- _INPUT RECORDS_:

○ ○ ○

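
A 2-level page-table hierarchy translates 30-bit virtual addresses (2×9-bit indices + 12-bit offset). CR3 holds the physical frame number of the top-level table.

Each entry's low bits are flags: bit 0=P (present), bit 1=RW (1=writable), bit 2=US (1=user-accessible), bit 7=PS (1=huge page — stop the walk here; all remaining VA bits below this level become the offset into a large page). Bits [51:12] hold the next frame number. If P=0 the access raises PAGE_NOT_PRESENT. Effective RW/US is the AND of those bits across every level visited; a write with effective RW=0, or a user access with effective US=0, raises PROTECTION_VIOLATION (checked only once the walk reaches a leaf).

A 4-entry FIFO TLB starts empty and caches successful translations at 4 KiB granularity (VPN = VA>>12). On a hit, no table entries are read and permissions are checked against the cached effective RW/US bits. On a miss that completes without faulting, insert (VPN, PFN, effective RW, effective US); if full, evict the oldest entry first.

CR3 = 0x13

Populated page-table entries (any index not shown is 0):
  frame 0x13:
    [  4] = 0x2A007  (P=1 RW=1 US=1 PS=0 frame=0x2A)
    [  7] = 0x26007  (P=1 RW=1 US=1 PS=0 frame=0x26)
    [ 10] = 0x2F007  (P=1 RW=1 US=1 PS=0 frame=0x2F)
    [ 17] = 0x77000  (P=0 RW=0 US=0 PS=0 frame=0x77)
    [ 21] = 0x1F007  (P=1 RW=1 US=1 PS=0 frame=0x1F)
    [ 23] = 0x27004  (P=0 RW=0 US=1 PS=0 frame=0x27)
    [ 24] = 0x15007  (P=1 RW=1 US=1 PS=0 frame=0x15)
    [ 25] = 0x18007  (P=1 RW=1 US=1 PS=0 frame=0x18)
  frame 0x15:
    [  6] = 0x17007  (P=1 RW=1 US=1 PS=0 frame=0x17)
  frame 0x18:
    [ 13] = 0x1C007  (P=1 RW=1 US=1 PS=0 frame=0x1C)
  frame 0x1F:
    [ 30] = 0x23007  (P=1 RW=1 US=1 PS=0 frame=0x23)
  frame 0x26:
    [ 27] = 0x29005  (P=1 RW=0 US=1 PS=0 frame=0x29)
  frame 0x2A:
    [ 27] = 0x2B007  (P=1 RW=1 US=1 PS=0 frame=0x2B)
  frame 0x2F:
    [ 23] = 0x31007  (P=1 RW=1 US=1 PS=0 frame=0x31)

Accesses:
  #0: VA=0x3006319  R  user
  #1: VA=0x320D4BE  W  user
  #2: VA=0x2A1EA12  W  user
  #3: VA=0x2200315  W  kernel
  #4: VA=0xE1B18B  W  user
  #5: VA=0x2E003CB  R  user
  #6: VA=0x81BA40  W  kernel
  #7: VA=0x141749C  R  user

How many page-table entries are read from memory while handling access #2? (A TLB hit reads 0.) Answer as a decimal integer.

Walk each access:
#0 VA=0x3006319 (r,user):
  L0: frame=0x13 idx=24 entry=0x15007 [P=1 RW=1 US=1 PS=0]
  L1: frame=0x15 idx=6 entry=0x17007 [P=1 RW=1 US=1 PS=0]
  ✓ 0x17319  — 2 lookups
#1 VA=0x320D4BE (w,user):
  L0: frame=0x13 idx=25 entry=0x18007 [P=1 RW=1 US=1 PS=0]
  L1: frame=0x18 idx=13 entry=0x1C007 [P=1 RW=1 US=1 PS=0]
  ✓ 0x1C4BE  — 2 lookups
#2 VA=0x2A1EA12 (w,user):
  L0: frame=0x13 idx=21 entry=0x1F007 [P=1 RW=1 US=1 PS=0]
  L1: frame=0x1F idx=30 entry=0x23007 [P=1 RW=1 US=1 PS=0]
  ✓ 0x23A12  — 2 lookups
#3 VA=0x2200315 (w,kernel):
  L0: frame=0x13 idx=17 entry=0x77000 [P=0 RW=0 US=0 PS=0]
  ✗ PAGE_NOT_PRESENT  [1 reads]
#4 VA=0xE1B18B (w,user):
  L0: frame=0x13 idx=7 entry=0x26007 [P=1 RW=1 US=1 PS=0]
  L1: frame=0x26 idx=27 entry=0x29005 [P=1 RW=0 US=1 PS=0]
  ✗ PROTECTION_VIOLATION  [2 reads]
#5 VA=0x2E003CB (r,user):
  L0: frame=0x13 idx=23 entry=0x27004 [P=0 RW=0 US=1 PS=0]
  ✗ PAGE_NOT_PRESENT  [1 reads]
#6 VA=0x81BA40 (w,kernel):
  L0: frame=0x13 idx=4 entry=0x2A007 [P=1 RW=1 US=1 PS=0]
  L1: frame=0x2A idx=27 entry=0x2B007 [P=1 RW=1 US=1 PS=0]
  ✓ 0x2BA40  — 2 lookups
#7 VA=0x141749C (r,user):
  L0: frame=0x13 idx=10 entry=0x2F007 [P=1 RW=1 US=1 PS=0]
  L1: frame=0x2F idx=23 entry=0x31007 [P=1 RW=1 US=1 PS=0]
  ✓ 0x3149C  — 2 lookups

Entries read for #2: 2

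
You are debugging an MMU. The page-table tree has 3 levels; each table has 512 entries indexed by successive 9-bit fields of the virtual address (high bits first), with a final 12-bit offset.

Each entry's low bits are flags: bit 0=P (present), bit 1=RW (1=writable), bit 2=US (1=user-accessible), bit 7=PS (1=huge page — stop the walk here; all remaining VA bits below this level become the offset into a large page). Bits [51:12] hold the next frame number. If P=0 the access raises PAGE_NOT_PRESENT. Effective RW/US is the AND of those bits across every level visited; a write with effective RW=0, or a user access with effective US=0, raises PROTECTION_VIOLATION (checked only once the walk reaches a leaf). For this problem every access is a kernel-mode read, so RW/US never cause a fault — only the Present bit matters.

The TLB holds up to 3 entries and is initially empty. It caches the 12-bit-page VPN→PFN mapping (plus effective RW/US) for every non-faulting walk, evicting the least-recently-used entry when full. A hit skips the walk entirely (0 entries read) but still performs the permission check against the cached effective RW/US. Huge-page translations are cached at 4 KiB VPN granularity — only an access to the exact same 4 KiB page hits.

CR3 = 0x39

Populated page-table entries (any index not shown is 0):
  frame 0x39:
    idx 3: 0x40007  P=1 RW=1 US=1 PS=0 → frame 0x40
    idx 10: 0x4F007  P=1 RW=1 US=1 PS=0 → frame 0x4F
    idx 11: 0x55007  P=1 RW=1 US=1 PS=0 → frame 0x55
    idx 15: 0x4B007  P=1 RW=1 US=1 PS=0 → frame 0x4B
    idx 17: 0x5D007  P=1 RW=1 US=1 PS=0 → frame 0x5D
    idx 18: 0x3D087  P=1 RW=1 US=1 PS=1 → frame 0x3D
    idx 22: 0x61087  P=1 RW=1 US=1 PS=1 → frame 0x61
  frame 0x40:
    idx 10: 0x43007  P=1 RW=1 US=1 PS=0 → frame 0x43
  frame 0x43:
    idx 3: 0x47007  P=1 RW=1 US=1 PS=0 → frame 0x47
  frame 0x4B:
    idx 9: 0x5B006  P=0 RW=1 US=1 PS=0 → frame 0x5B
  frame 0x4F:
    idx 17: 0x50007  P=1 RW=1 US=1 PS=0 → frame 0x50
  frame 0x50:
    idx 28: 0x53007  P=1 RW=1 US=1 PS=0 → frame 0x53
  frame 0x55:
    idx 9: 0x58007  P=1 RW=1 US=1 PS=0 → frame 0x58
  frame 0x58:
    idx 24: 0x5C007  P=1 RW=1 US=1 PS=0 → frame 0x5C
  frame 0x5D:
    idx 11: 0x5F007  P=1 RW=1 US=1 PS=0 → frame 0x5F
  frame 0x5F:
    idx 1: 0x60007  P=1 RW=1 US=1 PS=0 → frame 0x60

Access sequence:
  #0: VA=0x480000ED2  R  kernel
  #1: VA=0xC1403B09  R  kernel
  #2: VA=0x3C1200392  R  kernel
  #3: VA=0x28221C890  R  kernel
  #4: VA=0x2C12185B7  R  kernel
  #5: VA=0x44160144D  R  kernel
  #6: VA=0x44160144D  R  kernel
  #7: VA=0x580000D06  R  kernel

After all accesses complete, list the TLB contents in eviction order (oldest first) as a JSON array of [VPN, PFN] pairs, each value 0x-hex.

Walk each access:
#0 VA=0x480000ED2 (r,kernel):
  lvl0: tbl 0x39, slot 18 ⇒ 0x3D087 (P1/RW1/US1/PS1)
  → PA=0x3DED2 (huge @L0)  (1 entries read)
#1 VA=0xC1403B09 (r,kernel):
  lvl0: tbl 0x39, slot 3 ⇒ 0x40007 (P1/RW1/US1/PS0)
  lvl1: tbl 0x40, slot 10 ⇒ 0x43007 (P1/RW1/US1/PS0)
  lvl2: tbl 0x43, slot 3 ⇒ 0x47007 (P1/RW1/US1/PS0)
  → PA=0x47B09  (3 entries read)
#2 VA=0x3C1200392 (r,kernel):
  lvl0: tbl 0x39, slot 15 ⇒ 0x4B007 (P1/RW1/US1/PS0)
  lvl1: tbl 0x4B, slot 9 ⇒ 0x5B006 (P0/RW1/US1/PS0)
  ⇒ fault: PAGE_NOT_PRESENT  — 2 lookups
#3 VA=0x28221C890 (r,kernel):
  lvl0: tbl 0x39, slot 10 ⇒ 0x4F007 (P1/RW1/US1/PS0)
  lvl1: tbl 0x4F, slot 17 ⇒ 0x50007 (P1/RW1/US1/PS0)
  lvl2: tbl 0x50, slot 28 ⇒ 0x53007 (P1/RW1/US1/PS0)
  → PA=0x53890  (3 entries read)
#4 VA=0x2C12185B7 (r,kernel):
  lvl0: tbl 0x39, slot 11 ⇒ 0x55007 (P1/RW1/US1/PS0)
  lvl1: tbl 0x55, slot 9 ⇒ 0x58007 (P1/RW1/US1/PS0)
  lvl2: tbl 0x58, slot 24 ⇒ 0x5C007 (P1/RW1/US1/PS0)
  → PA=0x5C5B7  (3 entries read)
#5 VA=0x44160144D (r,kernel):
  lvl0: tbl 0x39, slot 17 ⇒ 0x5D007 (P1/RW1/US1/PS0)
  lvl1: tbl 0x5D, slot 11 ⇒ 0x5F007 (P1/RW1/US1/PS0)
  lvl2: tbl 0x5F, slot 1 ⇒ 0x60007 (P1/RW1/US1/PS0)
  → PA=0x6044D  (3 entries read)
#6 VA=0x44160144D (r,kernel):
  TLB hit vpn=0x441601 → PA=0x6044D
#7 VA=0x580000D06 (r,kernel):
  lvl0: tbl 0x39, slot 22 ⇒ 0x61087 (P1/RW1/US1/PS1)
  → PA=0x61D06 (huge @L0)  (1 entries read)

TLB: [["0x2C1218", "0x5C"], ["0x441601", "0x60"], ["0x580000", "0x61"]]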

○ ○ ○

- _WORK TASK_: From the listing above, copy every line that holds the string "this".

- _FINISHED EXERCISE_:
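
Each entry's low bits are flags: bit 0=P (present), bit 1=RW (1=writable), bit 2=US (1=user-accessible), bit 7=PS (1=huge page — stop the walk here; all remaining VA bits below this level become the offset into a large page). Bits [51:12] hold the next frame number. If P=0 the access raises PAGE_NOT_PRESENT. Effective RW/US is the AND of those bits across every level visited; a write with effective RW=0, or a user access with effective US=0, raises PROTECTION_VIOLATION (checked only once the walk reaches a leaf).
Each entry's low bits are flags: bit 0=P (present), bit 1=RW (1=writable), bit 2=US (1=user-accessible), bit 7=PS (1=huge page — stop the walk here; all remaining VA bits below this level become the offset into a large page). Bits [51:12] hold the next frame number. If P=0 the access raises PAGE_NOT_PRESENT. Effective RW/US is the AND of those bits across every level visited; a write with effective RW=0, or a user access with effective US=0, raises PROTECTION_VIOLATION (checked only once the walk reaches a leaf). For this problem every access is a kernel-mode read, so RW/US never cause a fault — only the Present bit matters.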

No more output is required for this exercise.